__Stored data entries__

*-*-*

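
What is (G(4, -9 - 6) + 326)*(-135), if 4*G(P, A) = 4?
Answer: -44145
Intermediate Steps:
G(P, A) = 1 (G(P, A) = (¼)*4 = 1)
(G(4, -9 - 6) + 326)*(-135) = (1 + 326)*(-135) = 327*(-135) = -44145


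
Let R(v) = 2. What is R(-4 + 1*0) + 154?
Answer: 156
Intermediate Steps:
R(-4 + 1*0) + 154 = 2 + 154 = 156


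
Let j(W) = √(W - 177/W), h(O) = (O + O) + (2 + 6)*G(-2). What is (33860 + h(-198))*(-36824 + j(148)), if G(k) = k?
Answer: -1231689152 + 452*√803899 ≈ -1.2313e+9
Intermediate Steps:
h(O) = -16 + 2*O (h(O) = (O + O) + (2 + 6)*(-2) = 2*O + 8*(-2) = 2*O - 16 = -16 + 2*O)
(33860 + h(-198))*(-36824 + j(148)) = (33860 + (-16 + 2*(-198)))*(-36824 + √(148 - 177/148)) = (33860 + (-16 - 396))*(-36824 + √(148 - 177*1/148)) = (33860 - 412)*(-36824 + √(148 - 177/148)) = 33448*(-36824 + √(21727/148)) = 33448*(-36824 + √803899/74) = -1231689152 + 452*√803899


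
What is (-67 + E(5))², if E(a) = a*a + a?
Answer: 1369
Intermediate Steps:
E(a) = a + a² (E(a) = a² + a = a + a²)
(-67 + E(5))² = (-67 + 5*(1 + 5))² = (-67 + 5*6)² = (-67 + 30)² = (-37)² = 1369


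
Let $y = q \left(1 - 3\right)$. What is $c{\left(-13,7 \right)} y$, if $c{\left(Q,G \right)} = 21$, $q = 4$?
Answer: $-168$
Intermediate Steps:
$y = -8$ ($y = 4 \left(1 - 3\right) = 4 \left(-2\right) = -8$)
$c{\left(-13,7 \right)} y = 21 \left(-8\right) = -168$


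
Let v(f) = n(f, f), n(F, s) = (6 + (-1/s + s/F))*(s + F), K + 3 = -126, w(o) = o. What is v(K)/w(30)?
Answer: -904/15 ≈ -60.267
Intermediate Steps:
K = -129 (K = -3 - 126 = -129)
n(F, s) = (F + s)*(6 - 1/s + s/F) (n(F, s) = (6 - 1/s + s/F)*(F + s) = (F + s)*(6 - 1/s + s/F))
v(f) = -2 + 14*f (v(f) = -1 + 6*f + 7*f + f²/f - f/f = -1 + 6*f + 7*f + f - 1 = -2 + 14*f)
v(K)/w(30) = (-2 + 14*(-129))/30 = (-2 - 1806)*(1/30) = -1808*1/30 = -904/15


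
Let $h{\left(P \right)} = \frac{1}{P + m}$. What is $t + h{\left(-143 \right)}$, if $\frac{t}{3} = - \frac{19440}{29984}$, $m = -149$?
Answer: $- \frac{533107}{273604} \approx -1.9485$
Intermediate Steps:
$t = - \frac{3645}{1874}$ ($t = 3 \left(- \frac{19440}{29984}\right) = 3 \left(\left(-19440\right) \frac{1}{29984}\right) = 3 \left(- \frac{1215}{1874}\right) = - \frac{3645}{1874} \approx -1.945$)
$h{\left(P \right)} = \frac{1}{-149 + P}$ ($h{\left(P \right)} = \frac{1}{P - 149} = \frac{1}{-149 + P}$)
$t + h{\left(-143 \right)} = - \frac{3645}{1874} + \frac{1}{-149 - 143} = - \frac{3645}{1874} + \frac{1}{-292} = - \frac{3645}{1874} - \frac{1}{292} = - \frac{533107}{273604}$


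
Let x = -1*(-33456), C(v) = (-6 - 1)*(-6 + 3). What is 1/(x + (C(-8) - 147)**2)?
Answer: 1/49332 ≈ 2.0271e-5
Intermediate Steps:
C(v) = 21 (C(v) = -7*(-3) = 21)
x = 33456
1/(x + (C(-8) - 147)**2) = 1/(33456 + (21 - 147)**2) = 1/(33456 + (-126)**2) = 1/(33456 + 15876) = 1/49332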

*-*-*

__ACTION ITEM__
Return the data above in full, keeping each line exactly as it stands.

__ANSWER SECTION__
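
What is (G(4, -9 - 6) + 326)*(-135), if 4*G(P, A) = 4?
Answer: -44145
Intermediate Steps:
G(P, A) = 1 (G(P, A) = (¼)*4 = 1)
(G(4, -9 - 6) + 326)*(-135) = (1 + 326)*(-135) = 327*(-135) = -44145


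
Let R(v) = 2. What is R(-4 + 1*0) + 154?
Answer: 156
Intermediate Steps:
R(-4 + 1*0) + 154 = 2 + 154 = 156


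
Let j(W) = √(W - 177/W), h(O) = (O + O) + (2 + 6)*G(-2). What is (33860 + h(-198))*(-36824 + j(148)), if G(k) = k?
Answer: -1231689152 + 452*√803899 ≈ -1.2313e+9
Intermediate Steps:
h(O) = -16 + 2*O (h(O) = (O + O) + (2 + 6)*(-2) = 2*O + 8*(-2) = 2*O - 16 = -16 + 2*O)
(33860 + h(-198))*(-36824 + j(148)) = (33860 + (-16 + 2*(-198)))*(-36824 + √(148 - 177/148)) = (33860 + (-16 - 396))*(-36824 + √(148 - 177*1/148)) = (33860 - 412)*(-36824 + √(148 - 177/148)) = 33448*(-36824 + √(21727/148)) = 33448*(-36824 + √803899/74) = -1231689152 + 452*√803899


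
What is (-67 + E(5))², if E(a) = a*a + a?
Answer: 1369
Intermediate Steps:
E(a) = a + a² (E(a) = a² + a = a + a²)
(-67 + E(5))² = (-67 + 5*(1 + 5))² = (-67 + 5*6)² = (-67 + 30)² = (-37)² = 1369


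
Let $y = q \left(1 - 3\right)$. What is $c{\left(-13,7 \right)} y$, if $c{\left(Q,G \right)} = 21$, $q = 4$?
Answer: $-168$
Intermediate Steps:
$y = -8$ ($y = 4 \left(1 - 3\right) = 4 \left(-2\right) = -8$)
$c{\left(-13,7 \right)} y = 21 \left(-8\right) = -168$


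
Let v(f) = n(f, f), n(F, s) = (6 + (-1/s + s/F))*(s + F), K + 3 = -126, w(o) = o. What is v(K)/w(30)?
Answer: -904/15 ≈ -60.267
Intermediate Steps:
K = -129 (K = -3 - 126 = -129)
n(F, s) = (F + s)*(6 - 1/s + s/F) (n(F, s) = (6 - 1/s + s/F)*(F + s) = (F + s)*(6 - 1/s + s/F))
v(f) = -2 + 14*f (v(f) = -1 + 6*f + 7*f + f²/f - f/f = -1 + 6*f + 7*f + f - 1 = -2 + 14*f)
v(K)/w(30) = (-2 + 14*(-129))/30 = (-2 - 1806)*(1/30) = -1808*1/30 = -904/15


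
Let $h{\left(P \right)} = \frac{1}{P + m}$. What is $t + h{\left(-143 \right)}$, if $\frac{t}{3} = - \frac{19440}{29984}$, $m = -149$?
Answer: $- \frac{533107}{273604} \approx -1.9485$
Intermediate Steps:
$t = - \frac{3645}{1874}$ ($t = 3 \left(- \frac{19440}{29984}\right) = 3 \left(\left(-19440\right) \frac{1}{29984}\right) = 3 \left(- \frac{1215}{1874}\right) = - \frac{3645}{1874} \approx -1.945$)
$h{\left(P \right)} = \frac{1}{-149 + P}$ ($h{\left(P \right)} = \frac{1}{P - 149} = \frac{1}{-149 + P}$)
$t + h{\left(-143 \right)} = - \frac{3645}{1874} + \frac{1}{-149 - 143} = - \frac{3645}{1874} + \frac{1}{-292} = - \frac{3645}{1874} - \frac{1}{292} = - \frac{533107}{273604}$


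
Let x = -1*(-33456), C(v) = (-6 - 1)*(-6 + 3). What is 1/(x + (C(-8) - 147)**2)?
Answer: 1/49332 ≈ 2.0271e-5
Intermediate Steps:
C(v) = 21 (C(v) = -7*(-3) = 21)
x = 33456
1/(x + (C(-8) - 147)**2) = 1/(33456 + (21 - 147)**2) = 1/(33456 + (-126)**2) = 1/(33456 + 15876) = 1/49332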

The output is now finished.